__WORK INSTRUCTION__:
Pull out of the data below the stretch of lines bounded by the one containing "At a certain temperature, 2" and the one containing "The reaction 3", both bounds included, unchanged.

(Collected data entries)

┏━━

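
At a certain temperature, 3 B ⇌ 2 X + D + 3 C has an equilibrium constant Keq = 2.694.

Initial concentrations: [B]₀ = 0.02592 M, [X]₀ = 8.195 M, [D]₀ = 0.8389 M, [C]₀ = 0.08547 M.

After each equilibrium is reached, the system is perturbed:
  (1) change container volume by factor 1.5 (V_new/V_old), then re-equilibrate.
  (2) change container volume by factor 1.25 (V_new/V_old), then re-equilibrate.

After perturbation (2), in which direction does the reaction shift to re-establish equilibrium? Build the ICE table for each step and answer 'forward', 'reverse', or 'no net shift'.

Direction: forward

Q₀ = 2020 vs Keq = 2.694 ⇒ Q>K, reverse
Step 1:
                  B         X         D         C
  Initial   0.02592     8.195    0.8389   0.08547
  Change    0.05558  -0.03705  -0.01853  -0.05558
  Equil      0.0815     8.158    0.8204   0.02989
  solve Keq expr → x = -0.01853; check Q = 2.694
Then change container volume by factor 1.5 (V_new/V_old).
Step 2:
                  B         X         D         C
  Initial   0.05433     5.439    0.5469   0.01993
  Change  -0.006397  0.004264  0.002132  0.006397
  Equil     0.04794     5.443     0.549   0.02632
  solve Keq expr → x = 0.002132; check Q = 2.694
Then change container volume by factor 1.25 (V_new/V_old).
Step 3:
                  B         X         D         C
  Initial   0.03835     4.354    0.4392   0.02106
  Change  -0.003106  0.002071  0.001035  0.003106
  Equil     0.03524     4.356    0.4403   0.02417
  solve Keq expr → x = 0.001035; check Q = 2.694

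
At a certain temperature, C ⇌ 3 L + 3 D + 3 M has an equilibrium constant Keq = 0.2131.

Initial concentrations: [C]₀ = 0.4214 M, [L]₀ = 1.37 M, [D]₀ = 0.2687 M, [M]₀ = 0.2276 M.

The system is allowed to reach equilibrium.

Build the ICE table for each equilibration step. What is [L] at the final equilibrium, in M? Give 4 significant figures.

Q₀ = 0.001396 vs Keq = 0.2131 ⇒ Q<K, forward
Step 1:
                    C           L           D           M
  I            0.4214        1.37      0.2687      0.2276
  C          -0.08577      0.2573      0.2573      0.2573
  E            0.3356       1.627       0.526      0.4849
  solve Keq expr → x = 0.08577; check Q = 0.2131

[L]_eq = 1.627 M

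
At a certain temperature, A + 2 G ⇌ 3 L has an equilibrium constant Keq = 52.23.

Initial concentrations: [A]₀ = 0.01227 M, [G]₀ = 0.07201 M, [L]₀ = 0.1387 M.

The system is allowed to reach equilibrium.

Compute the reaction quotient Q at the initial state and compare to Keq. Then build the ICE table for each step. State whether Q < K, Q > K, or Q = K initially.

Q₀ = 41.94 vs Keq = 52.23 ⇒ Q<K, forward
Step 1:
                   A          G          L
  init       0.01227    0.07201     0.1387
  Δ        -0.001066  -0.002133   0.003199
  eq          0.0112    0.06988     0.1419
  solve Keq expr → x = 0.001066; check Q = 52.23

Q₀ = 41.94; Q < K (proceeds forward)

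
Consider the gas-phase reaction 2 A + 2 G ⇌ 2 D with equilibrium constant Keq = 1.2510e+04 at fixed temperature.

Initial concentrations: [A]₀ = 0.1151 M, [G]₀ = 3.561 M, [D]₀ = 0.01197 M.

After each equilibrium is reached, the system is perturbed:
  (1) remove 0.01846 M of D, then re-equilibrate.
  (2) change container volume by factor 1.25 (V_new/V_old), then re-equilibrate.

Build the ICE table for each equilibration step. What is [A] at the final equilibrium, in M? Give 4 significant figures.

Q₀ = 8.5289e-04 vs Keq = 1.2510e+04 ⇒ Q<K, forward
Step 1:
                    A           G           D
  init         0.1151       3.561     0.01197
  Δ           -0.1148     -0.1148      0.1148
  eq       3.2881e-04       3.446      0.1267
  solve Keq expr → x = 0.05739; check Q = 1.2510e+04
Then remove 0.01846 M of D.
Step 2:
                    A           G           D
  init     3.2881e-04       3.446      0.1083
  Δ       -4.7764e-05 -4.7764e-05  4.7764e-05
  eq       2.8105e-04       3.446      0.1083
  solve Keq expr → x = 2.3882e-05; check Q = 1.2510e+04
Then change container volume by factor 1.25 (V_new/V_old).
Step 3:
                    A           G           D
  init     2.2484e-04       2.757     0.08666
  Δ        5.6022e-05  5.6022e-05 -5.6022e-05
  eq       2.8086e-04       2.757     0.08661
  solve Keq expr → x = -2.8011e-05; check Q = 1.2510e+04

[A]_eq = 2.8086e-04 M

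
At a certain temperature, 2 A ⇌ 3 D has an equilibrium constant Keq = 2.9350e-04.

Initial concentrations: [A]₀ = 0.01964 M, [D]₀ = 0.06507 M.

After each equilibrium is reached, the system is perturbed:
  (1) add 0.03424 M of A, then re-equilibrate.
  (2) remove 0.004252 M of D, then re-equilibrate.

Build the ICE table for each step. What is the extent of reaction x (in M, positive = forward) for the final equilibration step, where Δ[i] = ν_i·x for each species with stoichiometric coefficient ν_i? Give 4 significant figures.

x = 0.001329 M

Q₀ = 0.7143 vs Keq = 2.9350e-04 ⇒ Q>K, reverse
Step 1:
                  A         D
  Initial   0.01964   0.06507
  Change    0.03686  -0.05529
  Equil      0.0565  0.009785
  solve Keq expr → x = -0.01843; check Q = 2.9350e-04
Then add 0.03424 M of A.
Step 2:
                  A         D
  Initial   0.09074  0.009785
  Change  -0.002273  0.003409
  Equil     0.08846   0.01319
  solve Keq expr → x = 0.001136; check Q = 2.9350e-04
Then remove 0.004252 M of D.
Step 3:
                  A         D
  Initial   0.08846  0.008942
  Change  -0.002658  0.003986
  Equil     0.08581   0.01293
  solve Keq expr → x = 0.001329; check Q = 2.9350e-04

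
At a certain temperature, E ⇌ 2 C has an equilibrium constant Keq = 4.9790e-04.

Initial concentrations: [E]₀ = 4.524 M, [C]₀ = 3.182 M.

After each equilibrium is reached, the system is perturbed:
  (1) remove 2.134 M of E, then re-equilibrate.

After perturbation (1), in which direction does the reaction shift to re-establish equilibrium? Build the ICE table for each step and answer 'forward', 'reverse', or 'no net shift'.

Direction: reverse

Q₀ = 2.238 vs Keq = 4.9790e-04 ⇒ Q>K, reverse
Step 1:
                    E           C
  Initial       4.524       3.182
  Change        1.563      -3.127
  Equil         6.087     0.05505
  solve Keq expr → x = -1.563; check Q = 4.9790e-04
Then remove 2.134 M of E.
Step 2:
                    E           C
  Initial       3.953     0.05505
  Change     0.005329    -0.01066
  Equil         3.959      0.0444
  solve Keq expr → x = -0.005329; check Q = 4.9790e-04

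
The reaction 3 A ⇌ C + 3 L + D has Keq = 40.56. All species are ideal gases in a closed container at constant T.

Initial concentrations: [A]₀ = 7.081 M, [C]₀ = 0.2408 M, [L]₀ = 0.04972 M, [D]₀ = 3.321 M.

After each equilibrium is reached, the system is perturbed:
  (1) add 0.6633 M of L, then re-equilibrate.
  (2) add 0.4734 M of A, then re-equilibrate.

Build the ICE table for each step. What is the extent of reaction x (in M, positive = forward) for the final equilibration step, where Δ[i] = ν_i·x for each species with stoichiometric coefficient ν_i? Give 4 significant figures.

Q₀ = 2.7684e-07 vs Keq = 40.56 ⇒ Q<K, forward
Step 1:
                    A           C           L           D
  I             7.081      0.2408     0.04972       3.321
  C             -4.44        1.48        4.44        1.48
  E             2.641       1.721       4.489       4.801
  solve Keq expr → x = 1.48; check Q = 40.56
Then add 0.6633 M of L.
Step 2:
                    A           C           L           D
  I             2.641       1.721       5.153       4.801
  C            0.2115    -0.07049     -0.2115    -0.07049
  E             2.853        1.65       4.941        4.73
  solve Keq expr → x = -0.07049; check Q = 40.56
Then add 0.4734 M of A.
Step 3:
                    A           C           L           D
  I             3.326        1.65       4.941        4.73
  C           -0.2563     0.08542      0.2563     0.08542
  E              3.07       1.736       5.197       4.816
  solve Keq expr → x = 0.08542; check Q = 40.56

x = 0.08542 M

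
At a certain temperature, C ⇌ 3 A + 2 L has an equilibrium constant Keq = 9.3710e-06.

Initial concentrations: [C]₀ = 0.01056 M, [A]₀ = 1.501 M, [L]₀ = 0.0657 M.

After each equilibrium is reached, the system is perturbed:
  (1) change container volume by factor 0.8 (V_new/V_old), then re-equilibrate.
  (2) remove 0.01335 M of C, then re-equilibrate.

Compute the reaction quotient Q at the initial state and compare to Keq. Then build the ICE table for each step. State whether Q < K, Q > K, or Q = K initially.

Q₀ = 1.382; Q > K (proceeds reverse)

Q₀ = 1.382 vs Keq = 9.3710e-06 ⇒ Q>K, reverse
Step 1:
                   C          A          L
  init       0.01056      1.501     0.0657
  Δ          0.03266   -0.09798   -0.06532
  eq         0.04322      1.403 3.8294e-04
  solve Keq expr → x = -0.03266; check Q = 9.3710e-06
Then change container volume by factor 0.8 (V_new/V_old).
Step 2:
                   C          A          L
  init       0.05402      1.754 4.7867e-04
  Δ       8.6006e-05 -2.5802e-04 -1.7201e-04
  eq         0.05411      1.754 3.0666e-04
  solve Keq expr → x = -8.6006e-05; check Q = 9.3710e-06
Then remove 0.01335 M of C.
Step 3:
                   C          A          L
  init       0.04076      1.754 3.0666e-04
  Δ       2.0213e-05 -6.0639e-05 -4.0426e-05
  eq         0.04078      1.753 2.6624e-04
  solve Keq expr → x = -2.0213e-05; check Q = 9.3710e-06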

┗━━

__THE COMPLETED TASK__:
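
At a certain temperature, 2 A ⇌ 3 D has an equilibrium constant Keq = 2.9350e-04.

Initial concentrations: [A]₀ = 0.01964 M, [D]₀ = 0.06507 M.

After each equilibrium is reached, the system is perturbed:
  (1) add 0.03424 M of A, then re-equilibrate.
  (2) remove 0.004252 M of D, then re-equilibrate.

Build the ICE table for each step. What is the extent of reaction x (in M, positive = forward) for the final equilibration step, where Δ[i] = ν_i·x for each species with stoichiometric coefficient ν_i? Give 4 significant figures.

x = 0.001329 M

Q₀ = 0.7143 vs Keq = 2.9350e-04 ⇒ Q>K, reverse
Step 1:
                  A         D
  Initial   0.01964   0.06507
  Change    0.03686  -0.05529
  Equil      0.0565  0.009785
  solve Keq expr → x = -0.01843; check Q = 2.9350e-04
Then add 0.03424 M of A.
Step 2:
                  A         D
  Initial   0.09074  0.009785
  Change  -0.002273  0.003409
  Equil     0.08846   0.01319
  solve Keq expr → x = 0.001136; check Q = 2.9350e-04
Then remove 0.004252 M of D.
Step 3:
                  A         D
  Initial   0.08846  0.008942
  Change  -0.002658  0.003986
  Equil     0.08581   0.01293
  solve Keq expr → x = 0.001329; check Q = 2.9350e-04

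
At a certain temperature, E ⇌ 2 C has an equilibrium constant Keq = 4.9790e-04.

Initial concentrations: [E]₀ = 4.524 M, [C]₀ = 3.182 M.

After each equilibrium is reached, the system is perturbed:
  (1) remove 2.134 M of E, then re-equilibrate.

After perturbation (1), in which direction does the reaction shift to re-establish equilibrium? Build the ICE table for each step and answer 'forward', 'reverse', or 'no net shift'.

Direction: reverse

Q₀ = 2.238 vs Keq = 4.9790e-04 ⇒ Q>K, reverse
Step 1:
                    E           C
  Initial       4.524       3.182
  Change        1.563      -3.127
  Equil         6.087     0.05505
  solve Keq expr → x = -1.563; check Q = 4.9790e-04
Then remove 2.134 M of E.
Step 2:
                    E           C
  Initial       3.953     0.05505
  Change     0.005329    -0.01066
  Equil         3.959      0.0444
  solve Keq expr → x = -0.005329; check Q = 4.9790e-04

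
The reaction 3 A ⇌ C + 3 L + D has Keq = 40.56. All species are ideal gases in a closed container at constant T.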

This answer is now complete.